Task requirements
Among the entries below, only the lines starting at the one with "Answer: 460 - 460*sqrt(3) ≈ -336.74" and ending at the one with "u u\right) +", both included, are to be printed exactly.

Data for processing
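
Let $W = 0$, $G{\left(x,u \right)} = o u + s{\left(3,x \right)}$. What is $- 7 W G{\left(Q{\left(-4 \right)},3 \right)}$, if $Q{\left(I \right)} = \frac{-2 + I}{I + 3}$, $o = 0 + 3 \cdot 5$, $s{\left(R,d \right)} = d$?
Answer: $0$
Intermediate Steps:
$o = 15$ ($o = 0 + 15 = 15$)
$Q{\left(I \right)} = \frac{-2 + I}{3 + I}$
$G{\left(x,u \right)} = x + 15 u$ ($G{\left(x,u \right)} = 15 u + x = x + 15 u$)
$- 7 W G{\left(Q{\left(-4 \right)},3 \right)} = \left(-7\right) 0 \left(\frac{-2 - 4}{3 - 4} + 15 \cdot 3\right) = 0 \left(\frac{1}{-1} \left(-6\right) + 45\right) = 0 \left(\left(-1\right) \left(-6\right) + 45\right) = 0 \left(6 + 45\right) = 0 \cdot 51 = 0$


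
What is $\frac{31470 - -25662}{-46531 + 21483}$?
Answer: $- \frac{14283}{6262} \approx -2.2809$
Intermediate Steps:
$\frac{31470 - -25662}{-46531 + 21483} = \frac{31470 + 25662}{-25048} = 57132 \left(- \frac{1}{25048}\right) = - \frac{14283}{6262}$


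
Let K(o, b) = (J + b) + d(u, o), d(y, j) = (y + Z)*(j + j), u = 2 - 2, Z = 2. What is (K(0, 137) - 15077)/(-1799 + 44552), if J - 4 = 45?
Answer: -14891/42753 ≈ -0.34830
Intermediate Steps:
J = 49 (J = 4 + 45 = 49)
u = 0
d(y, j) = 2*j*(2 + y) (d(y, j) = (y + 2)*(j + j) = (2 + y)*(2*j) = 2*j*(2 + y))
K(o, b) = 49 + b + 4*o (K(o, b) = (49 + b) + 2*o*(2 + 0) = (49 + b) + 2*o*2 = (49 + b) + 4*o = 49 + b + 4*o)
(K(0, 137) - 15077)/(-1799 + 44552) = ((49 + 137 + 4*0) - 15077)/(-1799 + 44552) = ((49 + 137 + 0) - 15077)/42753 = (186 - 15077)*(1/42753) = -14891*1/42753 = -14891/42753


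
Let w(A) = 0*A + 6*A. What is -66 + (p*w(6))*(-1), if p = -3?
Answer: 42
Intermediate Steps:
w(A) = 6*A (w(A) = 0 + 6*A = 6*A)
-66 + (p*w(6))*(-1) = -66 - 18*6*(-1) = -66 - 3*36*(-1) = -66 - 108*(-1) = -66 + 108 = 42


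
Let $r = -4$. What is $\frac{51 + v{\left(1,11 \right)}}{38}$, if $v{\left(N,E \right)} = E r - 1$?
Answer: $\frac{3}{19} \approx 0.15789$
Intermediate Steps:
$v{\left(N,E \right)} = -1 - 4 E$ ($v{\left(N,E \right)} = E \left(-4\right) - 1 = - 4 E - 1 = -1 - 4 E$)
$\frac{51 + v{\left(1,11 \right)}}{38} = \frac{51 - 45}{38} = \frac{1}{38} \cdot 6 = \frac{3}{19}$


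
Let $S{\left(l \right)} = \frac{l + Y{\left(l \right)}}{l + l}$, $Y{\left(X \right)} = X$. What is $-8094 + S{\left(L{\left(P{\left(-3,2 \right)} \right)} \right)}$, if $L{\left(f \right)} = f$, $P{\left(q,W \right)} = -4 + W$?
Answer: $-8093$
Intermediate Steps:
$S{\left(l \right)} = 1$ ($S{\left(l \right)} = \frac{l + l}{l + l} = \frac{2 l}{2 l} = 2 l \frac{1}{2 l} = 1$)
$-8094 + S{\left(L{\left(P{\left(-3,2 \right)} \right)} \right)} = -8094 + 1 = -8093$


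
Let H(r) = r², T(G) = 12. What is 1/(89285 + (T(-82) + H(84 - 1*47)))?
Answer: 1/90666 ≈ 1.1029e-5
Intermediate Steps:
1/(89285 + (T(-82) + H(84 - 1*47))) = 1/(89285 + (12 + (84 - 1*47)²)) = 1/(89285 + (12 + (84 - 47)²)) = 1/(89285 + (12 + 37²)) = 1/(89285 + (12 + 1369)) = 1/(89285 + 1381) = 1/90666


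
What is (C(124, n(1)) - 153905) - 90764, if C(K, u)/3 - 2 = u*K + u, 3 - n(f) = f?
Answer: -243913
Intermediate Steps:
n(f) = 3 - f
C(K, u) = 6 + 3*u + 3*K*u (C(K, u) = 6 + 3*(u*K + u) = 6 + 3*(K*u + u) = 6 + 3*(u + K*u) = 6 + (3*u + 3*K*u) = 6 + 3*u + 3*K*u)
(C(124, n(1)) - 153905) - 90764 = ((6 + 3*(3 - 1*1) + 3*124*(3 - 1*1)) - 153905) - 90764 = ((6 + 3*(3 - 1) + 3*124*(3 - 1)) - 153905) - 90764 = ((6 + 3*2 + 3*124*2) - 153905) - 90764 = ((6 + 6 + 744) - 153905) - 90764 = (756 - 153905) - 90764 = -153149 - 90764 = -243913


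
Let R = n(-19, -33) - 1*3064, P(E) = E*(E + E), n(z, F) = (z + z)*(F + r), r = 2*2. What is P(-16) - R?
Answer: 2474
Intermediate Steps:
r = 4
n(z, F) = 2*z*(4 + F) (n(z, F) = (z + z)*(F + 4) = (2*z)*(4 + F) = 2*z*(4 + F))
P(E) = 2*E² (P(E) = E*(2*E) = 2*E²)
R = -1962 (R = 2*(-19)*(4 - 33) - 1*3064 = 2*(-19)*(-29) - 3064 = 1102 - 3064 = -1962)
P(-16) - R = 2*(-16)² - 1*(-1962) = 2*256 + 1962 = 512 + 1962 = 2474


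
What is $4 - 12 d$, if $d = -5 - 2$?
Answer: $88$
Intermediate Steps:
$d = -7$
$4 - 12 d = 4 - -84 = 4 + 84 = 88$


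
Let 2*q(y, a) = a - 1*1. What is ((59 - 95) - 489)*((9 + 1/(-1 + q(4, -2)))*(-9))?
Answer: 40635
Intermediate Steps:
q(y, a) = -1/2 + a/2 (q(y, a) = (a - 1*1)/2 = (a - 1)/2 = (-1 + a)/2 = -1/2 + a/2)
((59 - 95) - 489)*((9 + 1/(-1 + q(4, -2)))*(-9)) = ((59 - 95) - 489)*((9 + 1/(-1 + (-1/2 + (1/2)*(-2))))*(-9)) = (-36 - 489)*((9 + 1/(-1 + (-1/2 - 1)))*(-9)) = -525*(9 + 1/(-1 - 3/2))*(-9) = -525*(9 + 1/(-5/2))*(-9) = -525*(9 - 2/5)*(-9) = -4515*(-9) = -525*(-387/5) = 40635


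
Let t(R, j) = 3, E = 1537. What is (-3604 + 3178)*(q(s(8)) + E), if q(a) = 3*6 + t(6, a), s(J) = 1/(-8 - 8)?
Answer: -663708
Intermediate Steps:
s(J) = -1/16 (s(J) = 1/(-16) = -1/16)
q(a) = 21 (q(a) = 3*6 + 3 = 18 + 3 = 21)
(-3604 + 3178)*(q(s(8)) + E) = (-3604 + 3178)*(21 + 1537) = -426*1558 = -663708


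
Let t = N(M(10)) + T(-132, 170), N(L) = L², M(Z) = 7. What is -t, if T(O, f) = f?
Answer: -219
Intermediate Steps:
t = 219 (t = 7² + 170 = 49 + 170 = 219)
-t = -1*219 = -219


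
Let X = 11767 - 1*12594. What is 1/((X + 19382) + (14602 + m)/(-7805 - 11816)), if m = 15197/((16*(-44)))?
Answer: 1973312/36613337787 ≈ 5.3896e-5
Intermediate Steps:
m = -15197/704 (m = 15197/(-704) = 15197*(-1/704) = -15197/704 ≈ -21.587)
X = -827 (X = 11767 - 12594 = -827)
1/((X + 19382) + (14602 + m)/(-7805 - 11816)) = 1/((-827 + 19382) + (14602 - 15197/704)/(-7805 - 11816)) = 1/(18555 + (10264611/704)/(-19621)) = 1/(18555 + (10264611/704)*(-1/19621)) = 1/(18555 - 1466373/1973312) = 1/(36613337787/1973312) = 1973312/36613337787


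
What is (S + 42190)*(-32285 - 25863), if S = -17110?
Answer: -1458351840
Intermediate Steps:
(S + 42190)*(-32285 - 25863) = (-17110 + 42190)*(-32285 - 25863) = 25080*(-58148) = -1458351840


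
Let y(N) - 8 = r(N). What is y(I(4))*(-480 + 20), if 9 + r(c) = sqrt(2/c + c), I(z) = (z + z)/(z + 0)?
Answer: 460 - 460*sqrt(3) ≈ -336.74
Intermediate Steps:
I(z) = 2 (I(z) = (2*z)/z = 2)
r(c) = -9 + sqrt(c + 2/c) (r(c) = -9 + sqrt(2/c + c) = -9 + sqrt(c + 2/c))
y(N) = -1 + sqrt(N + 2/N) (y(N) = 8 + (-9 + sqrt(N + 2/N)) = -1 + sqrt(N + 2/N))
y(I(4))*(-480 + 20) = (-1 + sqrt(2 + 2/2))*(-480 + 20) = (-1 + sqrt(2 + 2*(1/2)))*(-460) = (-1 + sqrt(2 + 1))*(-460) = (-1 + sqrt(3))*(-460) = 460 - 460*sqrt(3)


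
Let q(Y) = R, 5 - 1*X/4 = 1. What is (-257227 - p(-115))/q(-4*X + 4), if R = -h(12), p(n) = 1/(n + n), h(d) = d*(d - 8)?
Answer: 59162209/11040 ≈ 5358.9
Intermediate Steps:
h(d) = d*(-8 + d)
X = 16 (X = 20 - 4*1 = 20 - 4 = 16)
p(n) = 1/(2*n)
R = -48 (R = -12*(-8 + 12) = -12*4 = -1*48 = -48)
q(Y) = -48
(-257227 - p(-115))/q(-4*X + 4) = (-257227 - 1/(2*(-115)))/(-48) = (-257227 - (-1)/(2*115))*(-1/48) = (-257227 - 1*(-1/230))*(-1/48) = (-257227 + 1/230)*(-1/48) = -59162209/230*(-1/48) = 59162209/11040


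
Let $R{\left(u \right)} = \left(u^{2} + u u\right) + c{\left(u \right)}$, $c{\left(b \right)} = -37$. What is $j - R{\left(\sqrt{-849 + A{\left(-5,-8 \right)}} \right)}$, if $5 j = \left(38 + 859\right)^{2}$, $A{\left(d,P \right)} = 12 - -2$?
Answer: $\frac{813144}{5} \approx 1.6263 \cdot 10^{5}$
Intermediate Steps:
$A{\left(d,P \right)} = 14$ ($A{\left(d,P \right)} = 12 + 2 = 14$)
$j = \frac{804609}{5}$ ($j = \frac{\left(38 + 859\right)^{2}}{5} = \frac{897^{2}}{5} = \frac{1}{5} \cdot 804609 = \frac{804609}{5} \approx 1.6092 \cdot 10^{5}$)
$R{\left(u \right)} = -37 + 2 u^{2}$ ($R{\left(u \right)} = \left(u^{2} + u u\right) - 37 = \left(u^{2} + u^{2}\right) - 37 = 2 u^{2} - 37 = -37 + 2 u^{2}$)
$j - R{\left(\sqrt{-849 + A{\left(-5,-8 \right)}} \right)} = \frac{804609}{5} - \left(-37 + 2 \left(\sqrt{-849 + 14}\right)^{2}\right) = \frac{804609}{5} - \left(-37 + 2 \left(\sqrt{-835}\right)^{2}\right) = \frac{804609}{5} - \left(-37 + 2 \left(i \sqrt{835}\right)^{2}\right) = \frac{804609}{5} - \left(-37 + 2 \left(-835\right)\right) = \frac{804609}{5} - \left(-37 - 1670\right) = \frac{804609}{5} - -1707 = \frac{804609}{5} + 1707 = \frac{813144}{5}$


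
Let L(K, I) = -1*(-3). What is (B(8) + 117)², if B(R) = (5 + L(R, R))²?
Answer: 32761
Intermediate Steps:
L(K, I) = 3
B(R) = 64 (B(R) = (5 + 3)² = 8² = 64)
(B(8) + 117)² = (64 + 117)² = 181² = 32761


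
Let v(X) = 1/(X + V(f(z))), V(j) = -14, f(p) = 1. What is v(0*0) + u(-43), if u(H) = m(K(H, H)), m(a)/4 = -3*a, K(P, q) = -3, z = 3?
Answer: 503/14 ≈ 35.929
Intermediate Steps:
m(a) = -12*a (m(a) = 4*(-3*a) = -12*a)
v(X) = 1/(-14 + X) (v(X) = 1/(X - 14) = 1/(-14 + X))
u(H) = 36 (u(H) = -12*(-3) = 36)
v(0*0) + u(-43) = 1/(-14 + 0*0) + 36 = 1/(-14 + 0) + 36 = 1/(-14) + 36 = -1/14 + 36 = 503/14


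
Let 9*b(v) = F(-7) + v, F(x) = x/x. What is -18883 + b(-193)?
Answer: -56713/3 ≈ -18904.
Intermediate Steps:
F(x) = 1
b(v) = 1/9 + v/9 (b(v) = (1 + v)/9 = 1/9 + v/9)
-18883 + b(-193) = -18883 + (1/9 + (1/9)*(-193)) = -18883 + (1/9 - 193/9) = -18883 - 64/3 = -56713/3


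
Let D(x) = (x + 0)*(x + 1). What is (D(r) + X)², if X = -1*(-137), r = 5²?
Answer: 619369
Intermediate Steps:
r = 25
D(x) = x*(1 + x)
X = 137
(D(r) + X)² = (25*(1 + 25) + 137)² = (25*26 + 137)² = (650 + 137)² = 787² = 619369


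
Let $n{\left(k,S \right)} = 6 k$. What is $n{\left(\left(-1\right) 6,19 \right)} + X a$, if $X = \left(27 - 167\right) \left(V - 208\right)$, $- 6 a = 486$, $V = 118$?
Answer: $-1020636$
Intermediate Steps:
$a = -81$ ($a = \left(- \frac{1}{6}\right) 486 = -81$)
$X = 12600$ ($X = \left(27 - 167\right) \left(118 - 208\right) = \left(-140\right) \left(-90\right) = 12600$)
$n{\left(\left(-1\right) 6,19 \right)} + X a = 6 \left(\left(-1\right) 6\right) + 12600 \left(-81\right) = 6 \left(-6\right) - 1020600 = -36 - 1020600 = -1020636$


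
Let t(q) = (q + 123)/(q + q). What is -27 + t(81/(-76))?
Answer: -4547/54 ≈ -84.204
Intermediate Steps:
t(q) = (123 + q)/(2*q) (t(q) = (123 + q)/((2*q)) = (123 + q)*(1/(2*q)) = (123 + q)/(2*q))
-27 + t(81/(-76)) = -27 + (123 + 81/(-76))/(2*((81/(-76)))) = -27 + (123 + 81*(-1/76))/(2*((81*(-1/76)))) = -27 + (123 - 81/76)/(2*(-81/76)) = -27 + (½)*(-76/81)*(9267/76) = -27 - 3089/54 = -4547/54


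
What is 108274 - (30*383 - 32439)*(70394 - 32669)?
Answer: 790409299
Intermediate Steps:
108274 - (30*383 - 32439)*(70394 - 32669) = 108274 - (11490 - 32439)*37725 = 108274 - (-20949)*37725 = 108274 - 1*(-790301025) = 108274 + 790301025 = 790409299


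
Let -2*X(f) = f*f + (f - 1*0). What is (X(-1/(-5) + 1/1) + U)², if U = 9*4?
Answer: 751689/625 ≈ 1202.7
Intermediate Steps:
U = 36
X(f) = -f/2 - f²/2 (X(f) = -(f*f + (f - 1*0))/2 = -(f² + (f + 0))/2 = -(f² + f)/2 = -(f + f²)/2 = -f/2 - f²/2)
(X(-1/(-5) + 1/1) + U)² = (-(-1/(-5) + 1/1)*(1 + (-1/(-5) + 1/1))/2 + 36)² = (-(-1*(-⅕) + 1*1)*(1 + (-1*(-⅕) + 1*1))/2 + 36)² = (-(⅕ + 1)*(1 + (⅕ + 1))/2 + 36)² = (-½*6/5*(1 + 6/5) + 36)² = (-½*6/5*11/5 + 36)² = (-33/25 + 36)² = (867/25)² = 751689/625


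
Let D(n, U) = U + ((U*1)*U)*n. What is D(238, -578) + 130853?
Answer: 79642267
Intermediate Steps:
D(n, U) = U + n*U² (D(n, U) = U + (U*U)*n = U + U²*n = U + n*U²)
D(238, -578) + 130853 = -578*(1 - 578*238) + 130853 = -578*(1 - 137564) + 130853 = -578*(-137563) + 130853 = 79511414 + 130853 = 79642267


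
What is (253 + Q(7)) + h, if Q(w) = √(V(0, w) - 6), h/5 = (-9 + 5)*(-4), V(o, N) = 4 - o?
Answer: 333 + I*√2 ≈ 333.0 + 1.4142*I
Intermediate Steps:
h = 80 (h = 5*((-9 + 5)*(-4)) = 5*(-4*(-4)) = 5*16 = 80)
Q(w) = I*√2 (Q(w) = √((4 - 1*0) - 6) = √((4 + 0) - 6) = √(4 - 6) = √(-2) = I*√2)
(253 + Q(7)) + h = (253 + I*√2) + 80 = 333 + I*√2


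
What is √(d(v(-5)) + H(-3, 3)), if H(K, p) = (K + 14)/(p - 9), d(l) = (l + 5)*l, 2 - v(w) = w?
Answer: √2958/6 ≈ 9.0646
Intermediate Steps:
v(w) = 2 - w
d(l) = l*(5 + l) (d(l) = (5 + l)*l = l*(5 + l))
H(K, p) = (14 + K)/(-9 + p)
√(d(v(-5)) + H(-3, 3)) = √((2 - 1*(-5))*(5 + (2 - 1*(-5))) + (14 - 3)/(-9 + 3)) = √((2 + 5)*(5 + (2 + 5)) + 11/(-6)) = √(7*(5 + 7) - ⅙*11) = √(7*12 - 11/6) = √(84 - 11/6) = √(493/6) = √2958/6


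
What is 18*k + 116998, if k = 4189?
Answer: 192400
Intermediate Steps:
18*k + 116998 = 18*4189 + 116998 = 75402 + 116998 = 192400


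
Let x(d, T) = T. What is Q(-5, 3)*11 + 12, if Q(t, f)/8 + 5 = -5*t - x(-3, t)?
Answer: 2212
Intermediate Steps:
Q(t, f) = -40 - 48*t (Q(t, f) = -40 + 8*(-5*t - t) = -40 + 8*(-6*t) = -40 - 48*t)
Q(-5, 3)*11 + 12 = (-40 - 48*(-5))*11 + 12 = (-40 + 240)*11 + 12 = 200*11 + 12 = 2200 + 12 = 2212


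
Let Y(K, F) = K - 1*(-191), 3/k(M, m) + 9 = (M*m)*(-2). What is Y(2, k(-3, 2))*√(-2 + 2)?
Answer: 0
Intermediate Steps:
k(M, m) = 3/(-9 - 2*M*m) (k(M, m) = 3/(-9 + (M*m)*(-2)) = 3/(-9 - 2*M*m))
Y(K, F) = 191 + K (Y(K, F) = K + 191 = 191 + K)
Y(2, k(-3, 2))*√(-2 + 2) = (191 + 2)*√(-2 + 2) = 193*√0 = 193*0 = 0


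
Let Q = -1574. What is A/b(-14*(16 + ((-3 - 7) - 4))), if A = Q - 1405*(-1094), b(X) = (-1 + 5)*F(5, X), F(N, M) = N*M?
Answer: -191937/70 ≈ -2742.0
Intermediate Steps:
F(N, M) = M*N
b(X) = 20*X (b(X) = (-1 + 5)*(X*5) = 4*(5*X) = 20*X)
A = 1535496 (A = -1574 - 1405*(-1094) = -1574 + 1537070 = 1535496)
A/b(-14*(16 + ((-3 - 7) - 4))) = 1535496/((20*(-14*(16 + ((-3 - 7) - 4))))) = 1535496/((20*(-14*(16 + (-10 - 4))))) = 1535496/((20*(-14*(16 - 14)))) = 1535496/((20*(-14*2))) = 1535496/((20*(-28))) = 1535496/(-560) = 1535496*(-1/560) = -191937/70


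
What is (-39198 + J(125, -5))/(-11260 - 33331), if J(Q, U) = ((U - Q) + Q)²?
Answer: 911/1037 ≈ 0.87850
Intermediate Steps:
J(Q, U) = U²
(-39198 + J(125, -5))/(-11260 - 33331) = (-39198 + (-5)²)/(-11260 - 33331) = (-39198 + 25)/(-44591) = -39173*(-1/44591) = 911/1037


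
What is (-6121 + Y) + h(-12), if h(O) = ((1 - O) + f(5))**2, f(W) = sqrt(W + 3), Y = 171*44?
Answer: 1580 + 52*sqrt(2) ≈ 1653.5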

Your solution
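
Answer: 460 - 460*sqrt(3) ≈ -336.74
Intermediate Steps:
I(z) = 2 (I(z) = (2*z)/z = 2)
r(c) = -9 + sqrt(c + 2/c) (r(c) = -9 + sqrt(2/c + c) = -9 + sqrt(c + 2/c))
y(N) = -1 + sqrt(N + 2/N) (y(N) = 8 + (-9 + sqrt(N + 2/N)) = -1 + sqrt(N + 2/N))
y(I(4))*(-480 + 20) = (-1 + sqrt(2 + 2/2))*(-480 + 20) = (-1 + sqrt(2 + 2*(1/2)))*(-460) = (-1 + sqrt(2 + 1))*(-460) = (-1 + sqrt(3))*(-460) = 460 - 460*sqrt(3)


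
Let q(Y) = R, 5 - 1*X/4 = 1. What is (-257227 - p(-115))/q(-4*X + 4), if R = -h(12), p(n) = 1/(n + n), h(d) = d*(d - 8)?
Answer: 59162209/11040 ≈ 5358.9
Intermediate Steps:
h(d) = d*(-8 + d)
X = 16 (X = 20 - 4*1 = 20 - 4 = 16)
p(n) = 1/(2*n)
R = -48 (R = -12*(-8 + 12) = -12*4 = -1*48 = -48)
q(Y) = -48
(-257227 - p(-115))/q(-4*X + 4) = (-257227 - 1/(2*(-115)))/(-48) = (-257227 - (-1)/(2*115))*(-1/48) = (-257227 - 1*(-1/230))*(-1/48) = (-257227 + 1/230)*(-1/48) = -59162209/230*(-1/48) = 59162209/11040


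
Let $R{\left(u \right)} = \left(u^{2} + u u\right) + c{\left(u \right)}$, $c{\left(b \right)} = -37$. What is $j - R{\left(\sqrt{-849 + A{\left(-5,-8 \right)}} \right)}$, if $5 j = \left(38 + 859\right)^{2}$, $A{\left(d,P \right)} = 12 - -2$?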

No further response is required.